- EXERCISE PROMPT -
Output all of the listing, leaving every line exactly as written.

───

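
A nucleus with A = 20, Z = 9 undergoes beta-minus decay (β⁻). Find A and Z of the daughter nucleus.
Daughter: A = 20, Z = 10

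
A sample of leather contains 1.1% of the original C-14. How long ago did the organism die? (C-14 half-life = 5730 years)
Age = t½ × log₂(1/ratio) = 37280 years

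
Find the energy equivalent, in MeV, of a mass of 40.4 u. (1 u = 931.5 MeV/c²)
E = mc² = 37630 MeV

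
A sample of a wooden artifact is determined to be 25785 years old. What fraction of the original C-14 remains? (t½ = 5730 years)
N/N₀ = (1/2)^(t/t½) = 0.04419 = 4.42%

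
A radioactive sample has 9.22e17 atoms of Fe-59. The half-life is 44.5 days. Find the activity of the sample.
A = λN = 1.436e16 decays/day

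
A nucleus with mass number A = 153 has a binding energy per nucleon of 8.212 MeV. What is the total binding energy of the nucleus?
B.E. = 8.212 × 153 = 1256 MeV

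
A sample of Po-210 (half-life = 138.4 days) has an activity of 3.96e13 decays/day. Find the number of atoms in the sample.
N = A/λ = 7.907e15 atoms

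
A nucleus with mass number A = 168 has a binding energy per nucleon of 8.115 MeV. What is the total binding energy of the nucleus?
B.E. = 8.115 × 168 = 1363 MeV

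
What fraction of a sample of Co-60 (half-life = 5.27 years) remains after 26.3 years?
N/N₀ = (1/2)^(t/t½) = 0.03146 = 3.15%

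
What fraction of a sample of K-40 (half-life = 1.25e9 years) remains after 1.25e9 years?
N/N₀ = (1/2)^(t/t½) = 0.5 = 50%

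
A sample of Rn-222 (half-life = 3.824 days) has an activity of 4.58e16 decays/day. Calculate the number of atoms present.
N = A/λ = 2.527e17 atoms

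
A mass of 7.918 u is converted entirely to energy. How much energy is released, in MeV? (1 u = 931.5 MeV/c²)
E = mc² = 7376 MeV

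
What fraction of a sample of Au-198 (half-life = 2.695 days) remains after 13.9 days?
N/N₀ = (1/2)^(t/t½) = 0.02801 = 2.8%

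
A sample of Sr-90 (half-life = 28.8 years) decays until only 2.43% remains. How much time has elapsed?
t = t½ × log₂(N₀/N) = 154.5 years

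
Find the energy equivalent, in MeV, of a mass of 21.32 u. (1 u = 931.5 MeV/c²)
E = mc² = 19860 MeV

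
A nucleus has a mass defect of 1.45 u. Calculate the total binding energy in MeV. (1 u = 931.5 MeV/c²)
B.E. = Δm × 931.5 = 1351 MeV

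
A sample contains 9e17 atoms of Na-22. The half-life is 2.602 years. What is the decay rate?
A = λN = 2.398e17 decays/year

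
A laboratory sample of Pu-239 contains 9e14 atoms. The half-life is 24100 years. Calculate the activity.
A = λN = 2.589e10 decays/year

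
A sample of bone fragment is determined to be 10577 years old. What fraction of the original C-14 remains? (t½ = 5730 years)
N/N₀ = (1/2)^(t/t½) = 0.2782 = 27.8%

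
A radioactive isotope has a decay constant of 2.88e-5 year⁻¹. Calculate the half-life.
t½ = ln(2)/λ = 24070 years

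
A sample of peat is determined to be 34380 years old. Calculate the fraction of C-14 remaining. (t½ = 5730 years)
N/N₀ = (1/2)^(t/t½) = 0.01562 = 1.56%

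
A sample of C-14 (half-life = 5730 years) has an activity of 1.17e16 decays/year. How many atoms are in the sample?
N = A/λ = 9.672e19 atoms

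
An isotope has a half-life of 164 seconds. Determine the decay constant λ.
λ = ln(2)/t½ = 0.004227 second⁻¹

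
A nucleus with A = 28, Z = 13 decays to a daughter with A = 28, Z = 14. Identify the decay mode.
ΔA = 0, ΔZ = +1 ⇒ beta-minus decay (β⁻)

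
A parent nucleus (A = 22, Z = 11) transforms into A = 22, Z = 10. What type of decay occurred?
ΔA = 0, ΔZ = -1 ⇒ beta-plus decay (β⁺) or electron capture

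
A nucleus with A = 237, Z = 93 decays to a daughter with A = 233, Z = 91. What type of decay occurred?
ΔA = -4, ΔZ = -2 ⇒ alpha decay (α)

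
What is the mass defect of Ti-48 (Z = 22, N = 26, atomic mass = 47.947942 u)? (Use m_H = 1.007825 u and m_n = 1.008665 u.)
Δm = Z·m_H + N·m_n − M = 0.4495 u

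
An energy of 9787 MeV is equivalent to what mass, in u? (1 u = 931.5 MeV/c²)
m = E/c² = 10.51 u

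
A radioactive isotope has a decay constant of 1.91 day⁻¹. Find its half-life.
t½ = ln(2)/λ = 0.3629 days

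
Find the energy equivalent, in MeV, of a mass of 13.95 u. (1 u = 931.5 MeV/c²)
E = mc² = 12990 MeV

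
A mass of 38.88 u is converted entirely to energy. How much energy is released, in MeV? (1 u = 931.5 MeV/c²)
E = mc² = 36220 MeV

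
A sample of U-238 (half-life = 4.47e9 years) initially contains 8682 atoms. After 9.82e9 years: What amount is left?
N = N₀(1/2)^(t/t½) = 1894 atoms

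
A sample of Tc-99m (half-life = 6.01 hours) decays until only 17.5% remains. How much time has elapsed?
t = t½ × log₂(N₀/N) = 15.11 hours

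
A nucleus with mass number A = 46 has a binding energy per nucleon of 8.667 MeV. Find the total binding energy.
B.E. = 8.667 × 46 = 398.7 MeV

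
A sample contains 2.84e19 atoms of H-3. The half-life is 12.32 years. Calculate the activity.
A = λN = 1.598e18 decays/year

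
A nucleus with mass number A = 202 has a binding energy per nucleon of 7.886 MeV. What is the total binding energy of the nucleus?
B.E. = 7.886 × 202 = 1593 MeV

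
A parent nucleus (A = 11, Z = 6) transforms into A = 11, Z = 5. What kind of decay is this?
ΔA = 0, ΔZ = -1 ⇒ beta-plus decay (β⁺) or electron capture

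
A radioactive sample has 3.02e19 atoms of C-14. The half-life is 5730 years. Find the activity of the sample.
A = λN = 3.653e15 decays/year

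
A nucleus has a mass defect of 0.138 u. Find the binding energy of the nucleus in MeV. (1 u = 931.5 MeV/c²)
B.E. = Δm × 931.5 = 128.5 MeV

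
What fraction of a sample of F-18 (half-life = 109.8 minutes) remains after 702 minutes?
N/N₀ = (1/2)^(t/t½) = 0.0119 = 1.19%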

───

- SOLUTION TO THIS PROBLEM -
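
A nucleus with A = 20, Z = 9 undergoes beta-minus decay (β⁻). Find A and Z of the daughter nucleus.
Daughter: A = 20, Z = 10

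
A sample of leather contains 1.1% of the original C-14. How long ago did the organism die? (C-14 half-life = 5730 years)
Age = t½ × log₂(1/ratio) = 37280 years

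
Find the energy equivalent, in MeV, of a mass of 40.4 u. (1 u = 931.5 MeV/c²)
E = mc² = 37630 MeV

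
A sample of a wooden artifact is determined to be 25785 years old. What fraction of the original C-14 remains? (t½ = 5730 years)
N/N₀ = (1/2)^(t/t½) = 0.04419 = 4.42%

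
A radioactive sample has 9.22e17 atoms of Fe-59. The half-life is 44.5 days. Find the activity of the sample.
A = λN = 1.436e16 decays/day

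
A nucleus with mass number A = 153 has a binding energy per nucleon of 8.212 MeV. What is the total binding energy of the nucleus?
B.E. = 8.212 × 153 = 1256 MeV

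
A sample of Po-210 (half-life = 138.4 days) has an activity of 3.96e13 decays/day. Find the number of atoms in the sample.
N = A/λ = 7.907e15 atoms

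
A nucleus with mass number A = 168 has a binding energy per nucleon of 8.115 MeV. What is the total binding energy of the nucleus?
B.E. = 8.115 × 168 = 1363 MeV

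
What fraction of a sample of Co-60 (half-life = 5.27 years) remains after 26.3 years?
N/N₀ = (1/2)^(t/t½) = 0.03146 = 3.15%

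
What fraction of a sample of K-40 (half-life = 1.25e9 years) remains after 1.25e9 years?
N/N₀ = (1/2)^(t/t½) = 0.5 = 50%

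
A sample of Rn-222 (half-life = 3.824 days) has an activity of 4.58e16 decays/day. Calculate the number of atoms present.
N = A/λ = 2.527e17 atoms

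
A mass of 7.918 u is converted entirely to energy. How much energy is released, in MeV? (1 u = 931.5 MeV/c²)
E = mc² = 7376 MeV

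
What fraction of a sample of Au-198 (half-life = 2.695 days) remains after 13.9 days?
N/N₀ = (1/2)^(t/t½) = 0.02801 = 2.8%

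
A sample of Sr-90 (half-life = 28.8 years) decays until only 2.43% remains. How much time has elapsed?
t = t½ × log₂(N₀/N) = 154.5 years

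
Find the energy equivalent, in MeV, of a mass of 21.32 u. (1 u = 931.5 MeV/c²)
E = mc² = 19860 MeV

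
A nucleus has a mass defect of 1.45 u. Calculate the total binding energy in MeV. (1 u = 931.5 MeV/c²)
B.E. = Δm × 931.5 = 1351 MeV

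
A sample contains 9e17 atoms of Na-22. The half-life is 2.602 years. What is the decay rate?
A = λN = 2.398e17 decays/year

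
A laboratory sample of Pu-239 contains 9e14 atoms. The half-life is 24100 years. Calculate the activity.
A = λN = 2.589e10 decays/year

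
A sample of bone fragment is determined to be 10577 years old. What fraction of the original C-14 remains? (t½ = 5730 years)
N/N₀ = (1/2)^(t/t½) = 0.2782 = 27.8%

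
A radioactive isotope has a decay constant of 2.88e-5 year⁻¹. Calculate the half-life.
t½ = ln(2)/λ = 24070 years

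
A sample of peat is determined to be 34380 years old. Calculate the fraction of C-14 remaining. (t½ = 5730 years)
N/N₀ = (1/2)^(t/t½) = 0.01562 = 1.56%

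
A sample of C-14 (half-life = 5730 years) has an activity of 1.17e16 decays/year. How many atoms are in the sample?
N = A/λ = 9.672e19 atoms

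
An isotope has a half-life of 164 seconds. Determine the decay constant λ.
λ = ln(2)/t½ = 0.004227 second⁻¹

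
A nucleus with A = 28, Z = 13 decays to a daughter with A = 28, Z = 14. Identify the decay mode.
ΔA = 0, ΔZ = +1 ⇒ beta-minus decay (β⁻)

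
A parent nucleus (A = 22, Z = 11) transforms into A = 22, Z = 10. What type of decay occurred?
ΔA = 0, ΔZ = -1 ⇒ beta-plus decay (β⁺) or electron capture

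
A nucleus with A = 237, Z = 93 decays to a daughter with A = 233, Z = 91. What type of decay occurred?
ΔA = -4, ΔZ = -2 ⇒ alpha decay (α)

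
What is the mass defect of Ti-48 (Z = 22, N = 26, atomic mass = 47.947942 u)? (Use m_H = 1.007825 u and m_n = 1.008665 u.)
Δm = Z·m_H + N·m_n − M = 0.4495 u

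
An energy of 9787 MeV is equivalent to what mass, in u? (1 u = 931.5 MeV/c²)
m = E/c² = 10.51 u

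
A radioactive isotope has a decay constant of 1.91 day⁻¹. Find its half-life.
t½ = ln(2)/λ = 0.3629 days

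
Find the energy equivalent, in MeV, of a mass of 13.95 u. (1 u = 931.5 MeV/c²)
E = mc² = 12990 MeV

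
A mass of 38.88 u is converted entirely to energy. How much energy is released, in MeV? (1 u = 931.5 MeV/c²)
E = mc² = 36220 MeV

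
A sample of U-238 (half-life = 4.47e9 years) initially contains 8682 atoms. After 9.82e9 years: What amount is left?
N = N₀(1/2)^(t/t½) = 1894 atoms

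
A sample of Tc-99m (half-life = 6.01 hours) decays until only 17.5% remains. How much time has elapsed?
t = t½ × log₂(N₀/N) = 15.11 hours

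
A nucleus with mass number A = 46 has a binding energy per nucleon of 8.667 MeV. Find the total binding energy.
B.E. = 8.667 × 46 = 398.7 MeV

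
A sample contains 2.84e19 atoms of H-3. The half-life is 12.32 years. Calculate the activity.
A = λN = 1.598e18 decays/year

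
A nucleus with mass number A = 202 has a binding energy per nucleon of 7.886 MeV. What is the total binding energy of the nucleus?
B.E. = 7.886 × 202 = 1593 MeV

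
A parent nucleus (A = 11, Z = 6) transforms into A = 11, Z = 5. What kind of decay is this?
ΔA = 0, ΔZ = -1 ⇒ beta-plus decay (β⁺) or electron capture

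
A radioactive sample has 3.02e19 atoms of C-14. The half-life is 5730 years. Find the activity of the sample.
A = λN = 3.653e15 decays/year

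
A nucleus has a mass defect of 0.138 u. Find the binding energy of the nucleus in MeV. (1 u = 931.5 MeV/c²)
B.E. = Δm × 931.5 = 128.5 MeV

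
What fraction of a sample of F-18 (half-life = 109.8 minutes) remains after 702 minutes?
N/N₀ = (1/2)^(t/t½) = 0.0119 = 1.19%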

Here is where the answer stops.